What to produce:
Give each record below again, without a single difference.

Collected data
Start of Block
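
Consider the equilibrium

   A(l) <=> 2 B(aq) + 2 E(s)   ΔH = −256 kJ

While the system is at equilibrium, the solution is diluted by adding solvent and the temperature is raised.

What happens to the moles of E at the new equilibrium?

cannot be determined

Dilution lowers every aqueous concentration by the same factor. Δn_aq = 2 − 0 = +2, so the system shifts toward the side with more dissolved moles — to the right.
The forward reaction is exothermic. Raising T favours the endothermic direction — shift to the left.
The two effects oppose each other, so the net shift — and hence the change in E — cannot be determined from the given information.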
End of Block
Response area:
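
Consider the equilibrium

   A(l) <=> 2 B(aq) + 2 E(s)   ΔH = −256 kJ

While the system is at equilibrium, the solution is diluted by adding solvent and the temperature is raised.

What happens to the moles of E at the new equilibrium?

cannot be determined

Dilution lowers every aqueous concentration by the same factor. Δn_aq = 2 − 0 = +2, so the system shifts toward the side with more dissolved moles — to the right.
The forward reaction is exothermic. Raising T favours the endothermic direction — shift to the left.
The two effects oppose each other, so the net shift — and hence the change in E — cannot be determined from the given information.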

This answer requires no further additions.